**DIRECTIONS FOR THIS TASK:** The expected output is exactly the lines below, starting at the line with "Answer: -1754137/553963 ≈ -3.1665" and ending at the line with "Let O = 3 - 2*5*1.", both included; no other line belongs in it.

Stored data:
========================================
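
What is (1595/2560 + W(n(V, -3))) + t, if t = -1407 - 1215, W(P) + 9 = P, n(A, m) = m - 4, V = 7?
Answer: -1350337/512 ≈ -2637.4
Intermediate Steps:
n(A, m) = -4 + m
W(P) = -9 + P
t = -2622
(1595/2560 + W(n(V, -3))) + t = (1595/2560 + (-9 + (-4 - 3))) - 2622 = (1595*(1/2560) + (-9 - 7)) - 2622 = (319/512 - 16) - 2622 = -7873/512 - 2622 = -1350337/512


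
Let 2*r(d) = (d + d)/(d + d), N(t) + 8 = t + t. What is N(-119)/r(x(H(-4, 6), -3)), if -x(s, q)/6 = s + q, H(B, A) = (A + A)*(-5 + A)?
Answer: -492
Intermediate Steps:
H(B, A) = 2*A*(-5 + A) (H(B, A) = (2*A)*(-5 + A) = 2*A*(-5 + A))
N(t) = -8 + 2*t (N(t) = -8 + (t + t) = -8 + 2*t)
x(s, q) = -6*q - 6*s (x(s, q) = -6*(s + q) = -6*(q + s) = -6*q - 6*s)
r(d) = 1/2 (r(d) = ((d + d)/(d + d))/2 = ((2*d)/((2*d)))/2 = ((2*d)*(1/(2*d)))/2 = (1/2)*1 = 1/2)
N(-119)/r(x(H(-4, 6), -3)) = (-8 + 2*(-119))/(1/2) = (-8 - 238)*2 = -246*2 = -492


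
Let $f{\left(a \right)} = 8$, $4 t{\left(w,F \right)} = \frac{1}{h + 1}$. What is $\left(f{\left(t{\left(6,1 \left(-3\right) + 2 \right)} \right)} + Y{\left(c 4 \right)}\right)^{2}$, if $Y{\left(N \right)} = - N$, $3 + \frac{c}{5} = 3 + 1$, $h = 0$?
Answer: $144$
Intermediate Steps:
$t{\left(w,F \right)} = \frac{1}{4}$ ($t{\left(w,F \right)} = \frac{1}{4 \left(0 + 1\right)} = \frac{1}{4 \cdot 1} = \frac{1}{4} \cdot 1 = \frac{1}{4}$)
$c = 5$ ($c = -15 + 5 \left(3 + 1\right) = -15 + 5 \cdot 4 = -15 + 20 = 5$)
$\left(f{\left(t{\left(6,1 \left(-3\right) + 2 \right)} \right)} + Y{\left(c 4 \right)}\right)^{2} = \left(8 - 5 \cdot 4\right)^{2} = \left(8 - 20\right)^{2} = \left(-12\right)^{2} = 144$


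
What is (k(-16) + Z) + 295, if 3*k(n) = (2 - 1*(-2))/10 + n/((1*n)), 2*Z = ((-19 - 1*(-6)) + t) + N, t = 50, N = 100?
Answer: 10919/30 ≈ 363.97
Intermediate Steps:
Z = 137/2 (Z = (((-19 - 1*(-6)) + 50) + 100)/2 = (((-19 + 6) + 50) + 100)/2 = ((-13 + 50) + 100)/2 = (37 + 100)/2 = (½)*137 = 137/2 ≈ 68.500)
k(n) = 7/15 (k(n) = ((2 - 1*(-2))/10 + n/((1*n)))/3 = ((2 + 2)*(⅒) + n/n)/3 = (4*(⅒) + 1)/3 = (⅖ + 1)/3 = (⅓)*(7/5) = 7/15)
(k(-16) + Z) + 295 = (7/15 + 137/2) + 295 = 2069/30 + 295 = 10919/30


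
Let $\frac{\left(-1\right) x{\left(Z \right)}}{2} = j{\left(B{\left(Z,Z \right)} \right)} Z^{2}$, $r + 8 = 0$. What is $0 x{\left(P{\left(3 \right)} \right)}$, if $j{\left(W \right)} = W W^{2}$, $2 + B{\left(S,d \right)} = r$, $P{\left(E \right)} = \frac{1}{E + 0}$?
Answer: $0$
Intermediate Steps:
$P{\left(E \right)} = \frac{1}{E}$
$r = -8$ ($r = -8 + 0 = -8$)
$B{\left(S,d \right)} = -10$ ($B{\left(S,d \right)} = -2 - 8 = -10$)
$j{\left(W \right)} = W^{3}$
$x{\left(Z \right)} = 2000 Z^{2}$ ($x{\left(Z \right)} = - 2 \left(-10\right)^{3} Z^{2} = - 2 \left(- 1000 Z^{2}\right) = 2000 Z^{2}$)
$0 x{\left(P{\left(3 \right)} \right)} = 0 \cdot 2000 \left(\frac{1}{3}\right)^{2} = 0 \cdot \frac{2000}{9} = 0$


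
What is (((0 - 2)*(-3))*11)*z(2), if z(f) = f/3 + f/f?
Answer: 110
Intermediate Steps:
z(f) = 1 + f/3 (z(f) = f*(⅓) + 1 = f/3 + 1 = 1 + f/3)
(((0 - 2)*(-3))*11)*z(2) = (((0 - 2)*(-3))*11)*(1 + (⅓)*2) = (-2*(-3)*11)*(1 + ⅔) = (6*11)*(5/3) = 66*(5/3) = 110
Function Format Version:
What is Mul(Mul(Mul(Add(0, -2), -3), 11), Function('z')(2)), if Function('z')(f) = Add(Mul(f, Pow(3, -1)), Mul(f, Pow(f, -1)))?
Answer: 110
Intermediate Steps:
Function('z')(f) = Add(1, Mul(Rational(1, 3), f)) (Function('z')(f) = Add(Mul(f, Rational(1, 3)), 1) = Add(Mul(Rational(1, 3), f), 1) = Add(1, Mul(Rational(1, 3), f)))
Mul(Mul(Mul(Add(0, -2), -3), 11), Function('z')(2)) = Mul(Mul(Mul(Add(0, -2), -3), 11), Add(1, Mul(Rational(1, 3), 2))) = Mul(Mul(Mul(-2, -3), 11), Add(1, Rational(2, 3))) = Mul(Mul(6, 11), Rational(5, 3)) = Mul(66, Rational(5, 3)) = 110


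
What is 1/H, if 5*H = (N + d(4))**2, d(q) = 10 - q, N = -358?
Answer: 5/123904 ≈ 4.0354e-5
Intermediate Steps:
H = 123904/5 (H = (-358 + (10 - 1*4))**2/5 = (-358 + (10 - 4))**2/5 = (-358 + 6)**2/5 = (1/5)*(-352)**2 = (1/5)*123904 = 123904/5 ≈ 24781.)
1/H = 1/(123904/5) = 5/123904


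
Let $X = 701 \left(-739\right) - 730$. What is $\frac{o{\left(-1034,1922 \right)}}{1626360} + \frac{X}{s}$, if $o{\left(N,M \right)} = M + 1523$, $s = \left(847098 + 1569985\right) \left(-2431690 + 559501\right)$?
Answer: $\frac{346450720673279}{163548070085661096} \approx 0.0021183$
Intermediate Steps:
$s = -4525236204687$ ($s = 2417083 \left(-1872189\right) = -4525236204687$)
$o{\left(N,M \right)} = 1523 + M$
$X = -518769$ ($X = -518039 - 730 = -518769$)
$\frac{o{\left(-1034,1922 \right)}}{1626360} + \frac{X}{s} = \frac{1523 + 1922}{1626360} - \frac{518769}{-4525236204687} = 3445 \cdot \frac{1}{1626360} - - \frac{57641}{502804022743} = \frac{689}{325272} + \frac{57641}{502804022743} = \frac{346450720673279}{163548070085661096}$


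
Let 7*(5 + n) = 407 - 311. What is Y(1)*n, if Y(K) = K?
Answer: 61/7 ≈ 8.7143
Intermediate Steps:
n = 61/7 (n = -5 + (407 - 311)/7 = -5 + (⅐)*96 = -5 + 96/7 = 61/7 ≈ 8.7143)
Y(1)*n = 1*(61/7) = 61/7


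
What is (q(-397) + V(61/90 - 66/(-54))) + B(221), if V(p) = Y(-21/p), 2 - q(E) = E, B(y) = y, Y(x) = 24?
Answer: 644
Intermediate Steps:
q(E) = 2 - E
V(p) = 24
(q(-397) + V(61/90 - 66/(-54))) + B(221) = ((2 - 1*(-397)) + 24) + 221 = ((2 + 397) + 24) + 221 = (399 + 24) + 221 = 423 + 221 = 644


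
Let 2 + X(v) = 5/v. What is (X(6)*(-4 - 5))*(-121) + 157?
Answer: -2227/2 ≈ -1113.5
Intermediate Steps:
X(v) = -2 + 5/v
(X(6)*(-4 - 5))*(-121) + 157 = ((-2 + 5/6)*(-4 - 5))*(-121) + 157 = ((-2 + 5*(⅙))*(-9))*(-121) + 157 = ((-2 + ⅚)*(-9))*(-121) + 157 = -7/6*(-9)*(-121) + 157 = (21/2)*(-121) + 157 = -2541/2 + 157 = -2227/2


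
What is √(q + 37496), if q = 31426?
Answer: 3*√7658 ≈ 262.53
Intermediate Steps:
√(q + 37496) = √(31426 + 37496) = √68922 = 3*√7658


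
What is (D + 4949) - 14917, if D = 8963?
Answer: -1005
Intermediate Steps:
(D + 4949) - 14917 = (8963 + 4949) - 14917 = 13912 - 14917 = -1005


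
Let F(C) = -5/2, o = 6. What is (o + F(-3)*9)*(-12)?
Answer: 198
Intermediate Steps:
F(C) = -5/2 (F(C) = -5*½ = -5/2)
(o + F(-3)*9)*(-12) = (6 - 5/2*9)*(-12) = (6 - 45/2)*(-12) = -33/2*(-12) = 198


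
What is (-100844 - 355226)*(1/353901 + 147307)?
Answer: -23775884387870560/353901 ≈ -6.7182e+10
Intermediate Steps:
(-100844 - 355226)*(1/353901 + 147307) = -456070*(1/353901 + 147307) = -456070*52132094608/353901 = -23775884387870560/353901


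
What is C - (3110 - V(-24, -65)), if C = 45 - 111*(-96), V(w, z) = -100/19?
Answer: 144129/19 ≈ 7585.7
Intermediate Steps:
V(w, z) = -100/19 (V(w, z) = -100*1/19 = -100/19)
C = 10701 (C = 45 + 10656 = 10701)
C - (3110 - V(-24, -65)) = 10701 - (3110 - 1*(-100/19)) = 10701 - (3110 + 100/19) = 10701 - 1*59190/19 = 10701 - 59190/19 = 144129/19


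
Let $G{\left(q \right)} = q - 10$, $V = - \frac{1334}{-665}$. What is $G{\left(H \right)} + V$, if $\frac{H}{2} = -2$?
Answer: $- \frac{7976}{665} \approx -11.994$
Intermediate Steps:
$V = \frac{1334}{665}$ ($V = \left(-1334\right) \left(- \frac{1}{665}\right) = \frac{1334}{665} \approx 2.006$)
$H = -4$ ($H = 2 \left(-2\right) = -4$)
$G{\left(q \right)} = -10 + q$ ($G{\left(q \right)} = q - 10 = -10 + q$)
$G{\left(H \right)} + V = \left(-10 - 4\right) + \frac{1334}{665} = -14 + \frac{1334}{665} = - \frac{7976}{665}$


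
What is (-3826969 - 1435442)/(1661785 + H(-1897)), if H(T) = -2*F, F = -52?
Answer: -1754137/553963 ≈ -3.1665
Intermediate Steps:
H(T) = 104 (H(T) = -2*(-52) = 104)
(-3826969 - 1435442)/(1661785 + H(-1897)) = (-3826969 - 1435442)/(1661785 + 104) = -5262411/1661889 = -5262411*1/1661889 = -1754137/553963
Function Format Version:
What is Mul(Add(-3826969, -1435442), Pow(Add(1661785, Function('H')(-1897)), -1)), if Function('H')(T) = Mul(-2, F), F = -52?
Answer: Rational(-1754137, 553963) ≈ -3.1665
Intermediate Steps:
Function('H')(T) = 104 (Function('H')(T) = Mul(-2, -52) = 104)
Mul(Add(-3826969, -1435442), Pow(Add(1661785, Function('H')(-1897)), -1)) = Mul(Add(-3826969, -1435442), Pow(Add(1661785, 104), -1)) = Mul(-5262411, Pow(1661889, -1)) = Mul(-5262411, Rational(1, 1661889)) = Rational(-1754137, 553963)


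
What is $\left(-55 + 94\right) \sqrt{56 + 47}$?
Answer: $39 \sqrt{103} \approx 395.81$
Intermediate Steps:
$\left(-55 + 94\right) \sqrt{56 + 47} = 39 \sqrt{103}$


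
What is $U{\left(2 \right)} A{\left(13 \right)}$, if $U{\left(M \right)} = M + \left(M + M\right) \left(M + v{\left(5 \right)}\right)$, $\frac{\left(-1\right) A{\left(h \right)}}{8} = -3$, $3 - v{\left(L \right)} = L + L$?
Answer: $-432$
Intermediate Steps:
$v{\left(L \right)} = 3 - 2 L$ ($v{\left(L \right)} = 3 - \left(L + L\right) = 3 - 2 L$)
$A{\left(h \right)} = 24$ ($A{\left(h \right)} = \left(-8\right) \left(-3\right) = 24$)
$U{\left(M \right)} = M + 2 M \left(-7 + M\right)$ ($U{\left(M \right)} = M + \left(M + M\right) \left(M + \left(3 - 10\right)\right) = M + 2 M \left(M + \left(3 - 10\right)\right) = M + 2 M \left(M - 7\right) = M + 2 M \left(-7 + M\right)$)
$U{\left(2 \right)} A{\left(13 \right)} = 2 \left(-13 + 2 \cdot 2\right) 24 = 2 \left(-13 + 4\right) 24 = 2 \left(-9\right) 24 = \left(-18\right) 24 = -432$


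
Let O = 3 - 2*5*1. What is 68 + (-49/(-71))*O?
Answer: 4485/71 ≈ 63.169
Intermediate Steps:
O = -7 (O = 3 - 10*1 = 3 - 10 = -7)
68 + (-49/(-71))*O = 68 - 49/(-71)*(-7) = 68 - 49*(-1/71)*(-7) = 68 + (49/71)*(-7) = 68 - 343/71 = 4485/71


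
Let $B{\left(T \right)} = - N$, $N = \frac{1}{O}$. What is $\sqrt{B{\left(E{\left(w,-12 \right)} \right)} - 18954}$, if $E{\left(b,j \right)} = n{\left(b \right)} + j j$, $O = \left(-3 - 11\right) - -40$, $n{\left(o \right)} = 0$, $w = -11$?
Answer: $\frac{i \sqrt{12812930}}{26} \approx 137.67 i$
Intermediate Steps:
$O = 26$ ($O = \left(-3 - 11\right) + 40 = -14 + 40 = 26$)
$E{\left(b,j \right)} = j^{2}$ ($E{\left(b,j \right)} = 0 + j j = 0 + j^{2} = j^{2}$)
$N = \frac{1}{26} \approx 0.038462$
$B{\left(T \right)} = - \frac{1}{26}$ ($B{\left(T \right)} = \left(-1\right) \frac{1}{26} = - \frac{1}{26}$)
$\sqrt{B{\left(E{\left(w,-12 \right)} \right)} - 18954} = \sqrt{- \frac{1}{26} - 18954} = \sqrt{- \frac{492805}{26}} = \frac{i \sqrt{12812930}}{26}$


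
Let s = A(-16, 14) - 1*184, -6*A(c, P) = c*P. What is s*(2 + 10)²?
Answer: -21120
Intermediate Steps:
A(c, P) = -P*c/6 (A(c, P) = -c*P/6 = -P*c/6)
s = -440/3 (s = -⅙*14*(-16) - 1*184 = 112/3 - 184 = -440/3 ≈ -146.67)
s*(2 + 10)² = -440*(2 + 10)²/3 = -440/3*12² = -440/3*144 = -21120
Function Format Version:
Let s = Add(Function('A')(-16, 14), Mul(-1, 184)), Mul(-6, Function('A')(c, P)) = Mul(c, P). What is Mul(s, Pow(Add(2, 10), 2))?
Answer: -21120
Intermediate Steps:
Function('A')(c, P) = Mul(Rational(-1, 6), P, c) (Function('A')(c, P) = Mul(Rational(-1, 6), Mul(c, P)) = Mul(Rational(-1, 6), Mul(P, c)) = Mul(Rational(-1, 6), P, c))
s = Rational(-440, 3) (s = Add(Mul(Rational(-1, 6), 14, -16), Mul(-1, 184)) = Add(Rational(112, 3), -184) = Rational(-440, 3) ≈ -146.67)
Mul(s, Pow(Add(2, 10), 2)) = Mul(Rational(-440, 3), Pow(Add(2, 10), 2)) = Mul(Rational(-440, 3), Pow(12, 2)) = Mul(Rational(-440, 3), 144) = -21120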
========================================
**EXERCISE RESULT:**
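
Answer: -1754137/553963 ≈ -3.1665
Intermediate Steps:
H(T) = 104 (H(T) = -2*(-52) = 104)
(-3826969 - 1435442)/(1661785 + H(-1897)) = (-3826969 - 1435442)/(1661785 + 104) = -5262411/1661889 = -5262411*1/1661889 = -1754137/553963
Function Format Version:
What is Mul(Add(-3826969, -1435442), Pow(Add(1661785, Function('H')(-1897)), -1)), if Function('H')(T) = Mul(-2, F), F = -52?
Answer: Rational(-1754137, 553963) ≈ -3.1665
Intermediate Steps:
Function('H')(T) = 104 (Function('H')(T) = Mul(-2, -52) = 104)
Mul(Add(-3826969, -1435442), Pow(Add(1661785, Function('H')(-1897)), -1)) = Mul(Add(-3826969, -1435442), Pow(Add(1661785, 104), -1)) = Mul(-5262411, Pow(1661889, -1)) = Mul(-5262411, Rational(1, 1661889)) = Rational(-1754137, 553963)


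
What is $\left(-55 + 94\right) \sqrt{56 + 47}$?
Answer: $39 \sqrt{103} \approx 395.81$
Intermediate Steps:
$\left(-55 + 94\right) \sqrt{56 + 47} = 39 \sqrt{103}$


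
What is $U{\left(2 \right)} A{\left(13 \right)}$, if $U{\left(M \right)} = M + \left(M + M\right) \left(M + v{\left(5 \right)}\right)$, $\frac{\left(-1\right) A{\left(h \right)}}{8} = -3$, $3 - v{\left(L \right)} = L + L$?
Answer: $-432$
Intermediate Steps:
$v{\left(L \right)} = 3 - 2 L$ ($v{\left(L \right)} = 3 - \left(L + L\right) = 3 - 2 L$)
$A{\left(h \right)} = 24$ ($A{\left(h \right)} = \left(-8\right) \left(-3\right) = 24$)
$U{\left(M \right)} = M + 2 M \left(-7 + M\right)$ ($U{\left(M \right)} = M + \left(M + M\right) \left(M + \left(3 - 10\right)\right) = M + 2 M \left(M + \left(3 - 10\right)\right) = M + 2 M \left(M - 7\right) = M + 2 M \left(-7 + M\right)$)
$U{\left(2 \right)} A{\left(13 \right)} = 2 \left(-13 + 2 \cdot 2\right) 24 = 2 \left(-13 + 4\right) 24 = 2 \left(-9\right) 24 = \left(-18\right) 24 = -432$


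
Let O = 3 - 2*5*1. What is 68 + (-49/(-71))*O?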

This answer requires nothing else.